* **WHAT IS EXPECTED**
Scan the material below for "ratio", then return each line that contains it.

* **SUPPLIED RECORDS**

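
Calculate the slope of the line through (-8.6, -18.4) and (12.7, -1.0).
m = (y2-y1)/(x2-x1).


dy = -1.0 + 18.4 = 17.4
dx = 12.7 + 8.6 = 21.3
m = 17.4/21.3 = 0.8169

m = 0.8169


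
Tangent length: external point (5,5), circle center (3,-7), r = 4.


d = sqrt((5-3)^2 + (5+ 7)^2) = sqrt(4+144) = 12.1655
L = sqrt(148.0000 - 16) = sqrt(132.0000) = 11.4891

11.4891


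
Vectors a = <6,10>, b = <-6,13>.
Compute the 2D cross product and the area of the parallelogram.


cross = 6*13 - 10*(-6) = 78 + 60 = 138
Parallelogram area = |138| = 138

cross = 138, parallelogram area = 138


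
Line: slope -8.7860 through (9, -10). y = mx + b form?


y + 10 = -8.7860(x - 9)
y = -8.7860x - 10 + 8.7860*9
y = -8.7860x + 69.0740

y = -8.7860x + 69.0740


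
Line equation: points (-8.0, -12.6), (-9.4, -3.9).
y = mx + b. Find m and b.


m = (8.7)/(-1.4) = -6.2143
b = y1 - m*x1 = -12.6 - (8.7*(-8.0))/(-1.4) = -12.6 - 49.7143 = -62.3143

y = -6.2143x - 62.3143


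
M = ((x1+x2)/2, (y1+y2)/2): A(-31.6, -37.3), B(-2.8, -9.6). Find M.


Mx = (-31.6 - 2.8)/2 = -34.4/2 = -17.2000
My = (-37.3 - 9.6)/2 = -46.9/2 = -23.4500

(-17.2000, -23.4500)


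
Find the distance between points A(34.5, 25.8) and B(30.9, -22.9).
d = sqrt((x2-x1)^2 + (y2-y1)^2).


dx = 30.9 - 34.5 = -3.6
dy = -22.9 - 25.8 = -48.7
d = sqrt(12.96 + 2371.69) = sqrt(2384.65) = 48.8329

48.8329


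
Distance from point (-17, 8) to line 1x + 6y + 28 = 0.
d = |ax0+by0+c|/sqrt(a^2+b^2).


|1*(-17) + 6*8 + 28| = |59| = 59
sqrt(1 + 36) = sqrt(37) = 6.0828
d = 59/sqrt(37) = 9.6995

9.6995


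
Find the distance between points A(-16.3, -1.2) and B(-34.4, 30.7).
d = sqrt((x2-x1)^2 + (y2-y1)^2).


dx = -34.4 + 16.3 = -18.1
dy = 30.7 + 1.2 = 31.9
d = sqrt(327.61 + 1017.61) = sqrt(1345.22) = 36.6772

36.6772


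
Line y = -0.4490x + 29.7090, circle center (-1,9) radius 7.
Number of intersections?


Substitute y = -0.4490x + 29.7090: (x+ 1)^2 + (-0.4490x+29.7090-9)^2 = 49
Expand to Ax^2 + Bx + C = 0, where b-k = 20.709
A = 1+m^2 = 1.201601
B = 2(m(b-k) - h) = 2(-0.4490*20.709 + 1) = -16.596682
C = h^2 + (b-k)^2 - r^2 = 1 + 428.862681 - 49 = 380.862681
disc = B^2-4AC = 275.4499 - 1830.5799 = -1555.1300
disc < 0

0 intersection points


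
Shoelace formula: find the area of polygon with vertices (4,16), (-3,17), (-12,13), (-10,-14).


sum(xi*y_{i+1}) = 4*17 - 3*13 - 12*(-14) - 10*16 = 37
sum(yi*x_{i+1}) = 16*(-3) + 17*(-12) + 13*(-10) - 14*4 = -438
Area = |37 + 438|/2 = 475/2 = 237.5000

237.5000 sq units


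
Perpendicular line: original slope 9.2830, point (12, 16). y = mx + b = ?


Perpendicular slope = -1/m1 = -1/9.2830 = -0.1077
b2 = y0 - m2*x0 = 16 + 12/9.2830 = 16 + 1.2927 = 17.2927

y = -0.1077x + 17.2927


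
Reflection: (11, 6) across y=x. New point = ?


Reflection rule for y=x: (y, x)
(11, 6) -> (6, 11)

(6, 11)


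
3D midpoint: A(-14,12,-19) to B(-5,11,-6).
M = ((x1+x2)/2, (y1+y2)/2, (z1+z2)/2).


Mx = (-14- 5)/2 = -9.5000
My = (12+11)/2 = 11.5000
Mz = (-19- 6)/2 = -12.5000

M = (-9.5000, 11.5000, -12.5000)


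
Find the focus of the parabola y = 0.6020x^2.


a = 0.6020
4a = 2.4080
focus = (0, 1/2.4080) = (0, 0.4153)

Focus = (0, 0.4153)


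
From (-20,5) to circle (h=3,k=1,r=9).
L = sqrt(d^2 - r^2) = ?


d = sqrt((-20-3)^2 + (5-1)^2) = sqrt(529+16) = 23.3452
L = sqrt(545.0000 - 81) = sqrt(464.0000) = 21.5407

21.5407


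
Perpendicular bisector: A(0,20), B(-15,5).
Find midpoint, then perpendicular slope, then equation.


Midpoint = (-7.5, 12.5)
Slope of AB = dy/dx = -15/(-15) = 1.0000
Perp slope = -dx/dy = -15/15 = -1.0000
b = My - (perp slope)*Mx = 12.5 + (-15*(-7.5))/(-15) = 12.5 - 7.5000 = 5.0000

y = -1.0000x + 5.0000


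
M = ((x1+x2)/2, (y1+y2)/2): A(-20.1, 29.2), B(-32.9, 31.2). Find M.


Mx = (-20.1 - 32.9)/2 = -53.0/2 = -26.5000
My = (29.2 + 31.2)/2 = 60.4/2 = 30.2000

(-26.5000, 30.2000)


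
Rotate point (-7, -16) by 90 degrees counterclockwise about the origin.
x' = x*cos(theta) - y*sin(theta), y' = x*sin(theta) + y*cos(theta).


cos(90) = 0, sin(90) = 1
x' = -7*0 + 16*1 = 16
y' = -7*1 - 16*0 = -7

(16, -7)


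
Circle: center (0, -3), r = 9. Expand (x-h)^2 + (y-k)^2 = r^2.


(x-0)^2 + (y+ 3)^2 = 9^2
D = -2h = 0, E = -2k = 6
F = h^2+k^2-r^2 = 0+9-81 = -72

x^2 + y^2 + 6y - 72 = 0


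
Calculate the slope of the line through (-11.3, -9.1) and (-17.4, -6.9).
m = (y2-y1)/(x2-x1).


dy = -6.9 + 9.1 = 2.2
dx = -17.4 + 11.3 = -6.1
m = 2.2/(-6.1) = -0.3607

m = -0.3607


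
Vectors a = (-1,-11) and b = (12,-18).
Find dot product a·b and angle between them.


a·b = -1*12 - 11*(-18) = -12 + 198 = 186
|a| = sqrt(1+121) = 11.0454
|b| = sqrt(144+324) = 21.6333
cos(theta) = 186/(sqrt(122)*sqrt(468)) = 186/sqrt(57096) = 0.778413
theta = arccos(186/sqrt(57096)) = 38.8845 degrees

a·b = 186, theta = 38.8845 deg


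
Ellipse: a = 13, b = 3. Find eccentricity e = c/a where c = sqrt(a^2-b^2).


c = sqrt(169-9) = sqrt(160) = 12.6491
e = c/a = sqrt(160)/13 = 0.9730

e = 0.9730


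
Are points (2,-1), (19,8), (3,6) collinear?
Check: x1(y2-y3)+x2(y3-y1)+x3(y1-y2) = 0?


2*(8-6) + 19*(6+ 1) + 3*(-1-8)
= 4 + 133 - 27 = 110

No, not collinear (determinant = 110)


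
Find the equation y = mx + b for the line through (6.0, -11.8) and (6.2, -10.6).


m = (1.2)/(0.2) = 6.0000
b = y1 - m*x1 = -11.8 - (1.2*6.0)/(0.2) = -11.8 - 36.0000 = -47.8000

y = 6.0000x - 47.8000


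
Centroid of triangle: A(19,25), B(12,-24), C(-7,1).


Gx = (19+12- 7)/3 = 24/3 = 8.0000
Gy = (25- 24+1)/3 = 2/3 = 0.6667

G = (8.0000, 0.6667)


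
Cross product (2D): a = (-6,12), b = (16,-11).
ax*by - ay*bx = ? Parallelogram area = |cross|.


cross = -6*(-11) - 12*16 = 66 - 192 = -126
Parallelogram area = |-126| = 126

cross = -126, parallelogram area = 126


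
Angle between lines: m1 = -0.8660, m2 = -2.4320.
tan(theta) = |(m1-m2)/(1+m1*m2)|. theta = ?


m1-m2 = 1.566
1+m1*m2 = 3.106112
tan(theta) = |1.566/3.106112| = 0.504167
theta = arctan(|1.566/3.106112|) = 26.7557 degrees (acute angle)

26.7557 degrees


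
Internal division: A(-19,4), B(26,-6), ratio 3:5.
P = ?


Px = (3*26 + 5*(-19))/8 = -17/8 = -2.1250
Py = (3*(-6) + 5*4)/8 = 2/8 = 0.2500

P = (-2.1250, 0.2500)


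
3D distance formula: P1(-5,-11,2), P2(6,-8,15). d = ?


dx=11, dy=3, dz=13
d = sqrt(121+9+169) = sqrt(299) = 17.2916

17.2916


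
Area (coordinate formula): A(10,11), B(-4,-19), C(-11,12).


10*(-19-12) = -310
-4*(12-11) = -4
-11*(11+ 19) = -330
sum = -644
Area = |-644|/2 = 322.0000

322.0000 sq units


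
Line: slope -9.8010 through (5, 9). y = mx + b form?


y - 9 = -9.8010(x - 5)
y = -9.8010x + 9 + 9.8010*5
y = -9.8010x + 58.0050

y = -9.8010x + 58.0050


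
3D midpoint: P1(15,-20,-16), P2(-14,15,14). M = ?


Mx = (15- 14)/2 = 0.5000
My = (-20+15)/2 = -2.5000
Mz = (-16+14)/2 = -1.0000

M = (0.5000, -2.5000, -1.0000)


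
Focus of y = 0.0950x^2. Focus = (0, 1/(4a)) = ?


a = 0.0950
4a = 0.3800
focus = (0, 1/0.3800) = (0, 2.6316)

Focus = (0, 2.6316)


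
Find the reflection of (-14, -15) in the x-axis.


Reflection rule for x-axis: (x, -y)
(-14, -15) -> (-14, 15)

(-14, 15)


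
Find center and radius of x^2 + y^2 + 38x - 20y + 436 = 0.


h = -D/2 = -38/2 = -19
k = -E/2 = 20/2 = 10
r^2 = h^2 + k^2 - F = 361 + 100 - 436 = 25
r = 5

Center (-19, 10), radius = 5


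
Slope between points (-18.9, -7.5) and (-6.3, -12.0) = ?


dy = -12.0 + 7.5 = -4.5
dx = -6.3 + 18.9 = 12.6
m = -4.5/12.6 = -0.3571

m = -0.3571


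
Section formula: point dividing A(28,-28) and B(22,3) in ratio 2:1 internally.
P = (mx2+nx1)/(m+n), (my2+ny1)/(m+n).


Px = (2*22 + 1*28)/3 = 72/3 = 24.0000
Py = (2*3 + 1*(-28))/3 = -22/3 = -7.3333

P = (24.0000, -7.3333)


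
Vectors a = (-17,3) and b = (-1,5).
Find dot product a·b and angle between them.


a·b = -17*(-1) + 3*5 = 17 + 15 = 32
|a| = sqrt(289+9) = 17.2627
|b| = sqrt(1+25) = 5.0990
cos(theta) = 32/(sqrt(298)*sqrt(26)) = 32/sqrt(7748) = 0.363542
theta = arccos(32/sqrt(7748)) = 68.6821 degrees

a·b = 32, theta = 68.6821 deg


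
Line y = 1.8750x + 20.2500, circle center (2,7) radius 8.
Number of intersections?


Substitute y = 1.8750x + 20.2500: (x-2)^2 + (1.8750x+20.2500-7)^2 = 64
Expand to Ax^2 + Bx + C = 0, where b-k = 13.25
A = 1+m^2 = 4.515625
B = 2(m(b-k) - h) = 2(1.8750*13.25 - 2) = 45.6875
C = h^2 + (b-k)^2 - r^2 = 4 + 175.5625 - 64 = 115.5625
disc = B^2-4AC = 2087.3477 - 2087.3477 = 0
disc = 0

1 intersection point (tangent)


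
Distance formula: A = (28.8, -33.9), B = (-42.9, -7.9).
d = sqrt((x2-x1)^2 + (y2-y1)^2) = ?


dx = -42.9 - 28.8 = -71.7
dy = -7.9 + 33.9 = 26.0
d = sqrt(5140.89 + 676.0) = sqrt(5816.89) = 76.2685

76.2685


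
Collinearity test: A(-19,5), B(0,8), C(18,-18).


-19*(8+ 18) + 0*(-18-5) + 18*(5-8)
= -494 + 0 - 54 = -548

No, not collinear (determinant = -548)


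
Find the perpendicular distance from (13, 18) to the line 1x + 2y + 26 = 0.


|1*13 + 2*18 + 26| = |75| = 75
sqrt(1 + 4) = sqrt(5) = 2.2361
d = 75/sqrt(5) = 33.5410

33.5410


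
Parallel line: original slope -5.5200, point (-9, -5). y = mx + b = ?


Parallel lines have equal slopes.
m2 = -5.5200
b2 = -5 + 5.5200*(-9) = -54.6800

y = -5.5200x - 54.6800


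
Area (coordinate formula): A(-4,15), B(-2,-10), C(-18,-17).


-4*(-10+ 17) = -28
-2*(-17-15) = 64
-18*(15+ 10) = -450
sum = -414
Area = |-414|/2 = 207.0000

207.0000 sq units


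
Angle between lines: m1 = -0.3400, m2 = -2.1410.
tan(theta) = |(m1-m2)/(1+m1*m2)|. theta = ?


m1-m2 = 1.801
1+m1*m2 = 1.72794
tan(theta) = |1.801/1.72794| = 1.042282
theta = arctan(|1.801/1.72794|) = 46.1860 degrees (acute angle)

46.1860 degrees


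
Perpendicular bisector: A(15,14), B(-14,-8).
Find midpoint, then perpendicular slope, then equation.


Midpoint = (0.5, 3)
Slope of AB = dy/dx = -22/(-29) = 0.7586
Perp slope = -dx/dy = -29/22 = -1.3182
b = My - (perp slope)*Mx = 3 + (-29*0.5)/(-22) = 3 + 0.6591 = 3.6591

y = -1.3182x + 3.6591


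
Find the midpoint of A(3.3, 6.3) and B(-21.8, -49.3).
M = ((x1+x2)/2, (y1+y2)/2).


Mx = (3.3 - 21.8)/2 = -18.5/2 = -9.2500
My = (6.3 - 49.3)/2 = -43.0/2 = -21.5000

(-9.2500, -21.5000)


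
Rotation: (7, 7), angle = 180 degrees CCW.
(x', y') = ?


cos(180) = -1, sin(180) = 0
x' = 7*(-1) - 7*0 = -7
y' = 7*0 + 7*(-1) = -7

(-7, -7)


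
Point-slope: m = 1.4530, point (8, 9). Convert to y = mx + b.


y - 9 = 1.4530(x - 8)
y = 1.4530x + 9 - 1.4530*8
y = 1.4530x - 2.6240

y = 1.4530x - 2.6240


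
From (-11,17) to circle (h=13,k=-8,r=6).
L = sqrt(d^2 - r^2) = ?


d = sqrt((-11-13)^2 + (17+ 8)^2) = sqrt(576+625) = 34.6554
L = sqrt(1201.0000 - 36) = sqrt(1165.0000) = 34.1321

34.1321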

* **SOLUTION**
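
Internal division: A(-19,4), B(26,-6), ratio 3:5.
Section formula: point dividing A(28,-28) and B(22,3) in ratio 2:1 internally.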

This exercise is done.